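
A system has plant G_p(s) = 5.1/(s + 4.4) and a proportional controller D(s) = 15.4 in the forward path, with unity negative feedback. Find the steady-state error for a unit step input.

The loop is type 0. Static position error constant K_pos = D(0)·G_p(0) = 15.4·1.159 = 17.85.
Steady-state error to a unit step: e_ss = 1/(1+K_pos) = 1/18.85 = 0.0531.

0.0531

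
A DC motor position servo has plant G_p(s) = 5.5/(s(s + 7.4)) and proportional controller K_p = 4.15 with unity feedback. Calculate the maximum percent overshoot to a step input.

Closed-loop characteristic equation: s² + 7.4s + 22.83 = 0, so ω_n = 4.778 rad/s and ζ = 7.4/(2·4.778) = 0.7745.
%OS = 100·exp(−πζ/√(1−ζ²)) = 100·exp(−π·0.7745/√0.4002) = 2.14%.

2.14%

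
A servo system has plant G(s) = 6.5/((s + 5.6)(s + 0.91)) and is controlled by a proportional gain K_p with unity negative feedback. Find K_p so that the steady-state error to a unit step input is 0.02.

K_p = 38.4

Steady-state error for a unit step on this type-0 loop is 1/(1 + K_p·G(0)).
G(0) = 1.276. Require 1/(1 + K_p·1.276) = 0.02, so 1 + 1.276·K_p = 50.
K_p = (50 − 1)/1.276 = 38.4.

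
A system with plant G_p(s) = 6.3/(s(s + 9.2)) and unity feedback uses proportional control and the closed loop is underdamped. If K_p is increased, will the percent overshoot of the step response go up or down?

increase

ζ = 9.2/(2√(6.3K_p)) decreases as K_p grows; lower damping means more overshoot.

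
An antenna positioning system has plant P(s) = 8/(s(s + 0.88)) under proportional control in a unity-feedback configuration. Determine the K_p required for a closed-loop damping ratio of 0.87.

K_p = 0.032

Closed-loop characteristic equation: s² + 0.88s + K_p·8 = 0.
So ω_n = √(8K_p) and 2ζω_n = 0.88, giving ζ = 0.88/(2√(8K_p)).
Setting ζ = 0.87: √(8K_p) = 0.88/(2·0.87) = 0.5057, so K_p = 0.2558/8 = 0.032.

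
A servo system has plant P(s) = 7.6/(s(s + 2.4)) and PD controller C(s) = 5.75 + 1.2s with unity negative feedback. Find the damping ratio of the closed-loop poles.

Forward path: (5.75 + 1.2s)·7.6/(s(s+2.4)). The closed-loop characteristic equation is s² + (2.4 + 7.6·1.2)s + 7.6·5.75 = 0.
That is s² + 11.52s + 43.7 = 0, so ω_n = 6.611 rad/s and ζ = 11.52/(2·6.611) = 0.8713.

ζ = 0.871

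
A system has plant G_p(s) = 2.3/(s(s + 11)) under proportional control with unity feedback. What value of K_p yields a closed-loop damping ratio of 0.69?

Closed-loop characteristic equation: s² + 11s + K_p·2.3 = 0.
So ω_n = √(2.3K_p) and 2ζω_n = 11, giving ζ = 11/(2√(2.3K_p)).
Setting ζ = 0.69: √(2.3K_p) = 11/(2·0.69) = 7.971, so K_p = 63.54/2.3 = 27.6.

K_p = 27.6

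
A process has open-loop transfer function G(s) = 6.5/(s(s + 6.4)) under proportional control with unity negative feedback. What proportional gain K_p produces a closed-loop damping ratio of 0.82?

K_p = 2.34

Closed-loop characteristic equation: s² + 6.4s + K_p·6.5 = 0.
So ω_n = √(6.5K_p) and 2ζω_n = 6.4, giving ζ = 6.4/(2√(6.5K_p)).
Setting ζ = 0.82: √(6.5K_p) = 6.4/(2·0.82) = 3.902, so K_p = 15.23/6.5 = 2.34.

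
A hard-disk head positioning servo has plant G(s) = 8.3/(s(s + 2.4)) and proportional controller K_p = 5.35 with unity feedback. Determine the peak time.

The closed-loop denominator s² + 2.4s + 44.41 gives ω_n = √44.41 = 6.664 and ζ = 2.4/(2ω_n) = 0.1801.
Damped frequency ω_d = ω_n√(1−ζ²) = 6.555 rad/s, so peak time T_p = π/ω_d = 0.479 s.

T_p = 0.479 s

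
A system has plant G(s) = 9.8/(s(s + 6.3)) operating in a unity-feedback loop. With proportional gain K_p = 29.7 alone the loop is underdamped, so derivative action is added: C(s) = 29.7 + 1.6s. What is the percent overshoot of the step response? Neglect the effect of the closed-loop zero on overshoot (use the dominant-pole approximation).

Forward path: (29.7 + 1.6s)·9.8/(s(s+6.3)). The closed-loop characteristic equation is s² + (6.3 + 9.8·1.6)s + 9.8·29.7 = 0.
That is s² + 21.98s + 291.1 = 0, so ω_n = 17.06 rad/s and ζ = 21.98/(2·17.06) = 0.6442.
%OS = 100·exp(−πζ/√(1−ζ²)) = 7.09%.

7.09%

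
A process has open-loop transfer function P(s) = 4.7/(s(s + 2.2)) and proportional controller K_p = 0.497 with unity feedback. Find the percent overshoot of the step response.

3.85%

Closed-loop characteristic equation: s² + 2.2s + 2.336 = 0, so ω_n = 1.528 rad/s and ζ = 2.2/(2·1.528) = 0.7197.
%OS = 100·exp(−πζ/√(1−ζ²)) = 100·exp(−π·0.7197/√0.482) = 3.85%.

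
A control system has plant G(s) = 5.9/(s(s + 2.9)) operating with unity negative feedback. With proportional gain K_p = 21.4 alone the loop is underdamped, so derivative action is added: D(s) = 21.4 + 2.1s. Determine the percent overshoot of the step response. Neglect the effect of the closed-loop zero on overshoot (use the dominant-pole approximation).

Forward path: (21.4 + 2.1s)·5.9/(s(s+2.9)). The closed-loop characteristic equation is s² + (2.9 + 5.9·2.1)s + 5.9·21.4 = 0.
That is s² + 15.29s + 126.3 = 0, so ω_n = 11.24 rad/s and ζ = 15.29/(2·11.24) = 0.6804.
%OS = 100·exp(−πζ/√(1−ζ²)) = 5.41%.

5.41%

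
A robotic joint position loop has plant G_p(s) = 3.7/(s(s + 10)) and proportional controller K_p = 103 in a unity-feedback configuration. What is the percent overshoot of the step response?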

- - - -

■ **Aim of the exercise**
Repeat all of the material above exactly, with no line dropped.

■ **Answer for this exercise**
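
A system has plant G_p(s) = 5.1/(s + 4.4) and a proportional controller D(s) = 15.4 in the forward path, with unity negative feedback. Find the steady-state error for a unit step input.

The loop is type 0. Static position error constant K_pos = D(0)·G_p(0) = 15.4·1.159 = 17.85.
Steady-state error to a unit step: e_ss = 1/(1+K_pos) = 1/18.85 = 0.0531.

0.0531

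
A DC motor position servo has plant G_p(s) = 5.5/(s(s + 7.4)) and proportional controller K_p = 4.15 with unity feedback. Calculate the maximum percent overshoot to a step input.

Closed-loop characteristic equation: s² + 7.4s + 22.83 = 0, so ω_n = 4.778 rad/s and ζ = 7.4/(2·4.778) = 0.7745.
%OS = 100·exp(−πζ/√(1−ζ²)) = 100·exp(−π·0.7745/√0.4002) = 2.14%.

2.14%

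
A servo system has plant G(s) = 6.5/((s + 5.6)(s + 0.91)) and is controlled by a proportional gain K_p with unity negative feedback. Find K_p so that the steady-state error to a unit step input is 0.02.

K_p = 38.4

Steady-state error for a unit step on this type-0 loop is 1/(1 + K_p·G(0)).
G(0) = 1.276. Require 1/(1 + K_p·1.276) = 0.02, so 1 + 1.276·K_p = 50.
K_p = (50 − 1)/1.276 = 38.4.

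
A system with plant G_p(s) = 6.3/(s(s + 9.2)) and unity feedback uses proportional control and the closed loop is underdamped. If K_p is increased, will the percent overshoot of the step response go up or down?

increase

ζ = 9.2/(2√(6.3K_p)) decreases as K_p grows; lower damping means more overshoot.

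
An antenna positioning system has plant P(s) = 8/(s(s + 0.88)) under proportional control in a unity-feedback configuration. Determine the K_p required for a closed-loop damping ratio of 0.87.

K_p = 0.032

Closed-loop characteristic equation: s² + 0.88s + K_p·8 = 0.
So ω_n = √(8K_p) and 2ζω_n = 0.88, giving ζ = 0.88/(2√(8K_p)).
Setting ζ = 0.87: √(8K_p) = 0.88/(2·0.87) = 0.5057, so K_p = 0.2558/8 = 0.032.

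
A servo system has plant P(s) = 7.6/(s(s + 2.4)) and PD controller C(s) = 5.75 + 1.2s with unity negative feedback. Find the damping ratio of the closed-loop poles.

Forward path: (5.75 + 1.2s)·7.6/(s(s+2.4)). The closed-loop characteristic equation is s² + (2.4 + 7.6·1.2)s + 7.6·5.75 = 0.
That is s² + 11.52s + 43.7 = 0, so ω_n = 6.611 rad/s and ζ = 11.52/(2·6.611) = 0.8713.

ζ = 0.871

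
A system has plant G_p(s) = 2.3/(s(s + 11)) under proportional control with unity feedback. What value of K_p yields a closed-loop damping ratio of 0.69?

Closed-loop characteristic equation: s² + 11s + K_p·2.3 = 0.
So ω_n = √(2.3K_p) and 2ζω_n = 11, giving ζ = 11/(2√(2.3K_p)).
Setting ζ = 0.69: √(2.3K_p) = 11/(2·0.69) = 7.971, so K_p = 63.54/2.3 = 27.6.

K_p = 27.6

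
A process has open-loop transfer function G(s) = 6.5/(s(s + 6.4)) under proportional control with unity negative feedback. What proportional gain K_p produces a closed-loop damping ratio of 0.82?

K_p = 2.34

Closed-loop characteristic equation: s² + 6.4s + K_p·6.5 = 0.
So ω_n = √(6.5K_p) and 2ζω_n = 6.4, giving ζ = 6.4/(2√(6.5K_p)).
Setting ζ = 0.82: √(6.5K_p) = 6.4/(2·0.82) = 3.902, so K_p = 15.23/6.5 = 2.34.

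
A hard-disk head positioning servo has plant G(s) = 8.3/(s(s + 2.4)) and proportional controller K_p = 5.35 with unity feedback. Determine the peak time.

The closed-loop denominator s² + 2.4s + 44.41 gives ω_n = √44.41 = 6.664 and ζ = 2.4/(2ω_n) = 0.1801.
Damped frequency ω_d = ω_n√(1−ζ²) = 6.555 rad/s, so peak time T_p = π/ω_d = 0.479 s.

T_p = 0.479 s

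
A system has plant G(s) = 9.8/(s(s + 6.3)) operating in a unity-feedback loop. With proportional gain K_p = 29.7 alone the loop is underdamped, so derivative action is added: C(s) = 29.7 + 1.6s. What is the percent overshoot of the step response? Neglect the effect of the closed-loop zero on overshoot (use the dominant-pole approximation).

Forward path: (29.7 + 1.6s)·9.8/(s(s+6.3)). The closed-loop characteristic equation is s² + (6.3 + 9.8·1.6)s + 9.8·29.7 = 0.
That is s² + 21.98s + 291.1 = 0, so ω_n = 17.06 rad/s and ζ = 21.98/(2·17.06) = 0.6442.
%OS = 100·exp(−πζ/√(1−ζ²)) = 7.09%.

7.09%

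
A process has open-loop transfer function P(s) = 4.7/(s(s + 2.2)) and proportional controller K_p = 0.497 with unity feedback. Find the percent overshoot of the step response.

3.85%

Closed-loop characteristic equation: s² + 2.2s + 2.336 = 0, so ω_n = 1.528 rad/s and ζ = 2.2/(2·1.528) = 0.7197.
%OS = 100·exp(−πζ/√(1−ζ²)) = 100·exp(−π·0.7197/√0.482) = 3.85%.

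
A control system has plant G(s) = 5.9/(s(s + 2.9)) operating with unity negative feedback. With proportional gain K_p = 21.4 alone the loop is underdamped, so derivative action is added: D(s) = 21.4 + 2.1s. Determine the percent overshoot of the step response. Neglect the effect of the closed-loop zero on overshoot (use the dominant-pole approximation).

Forward path: (21.4 + 2.1s)·5.9/(s(s+2.9)). The closed-loop characteristic equation is s² + (2.9 + 5.9·2.1)s + 5.9·21.4 = 0.
That is s² + 15.29s + 126.3 = 0, so ω_n = 11.24 rad/s and ζ = 15.29/(2·11.24) = 0.6804.
%OS = 100·exp(−πζ/√(1−ζ²)) = 5.41%.

5.41%

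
A robotic joint position loop has plant G_p(s) = 3.7/(s(s + 10)) and proportional controller K_p = 103 in a unity-feedback configuration. What is the percent overshoot of the step response?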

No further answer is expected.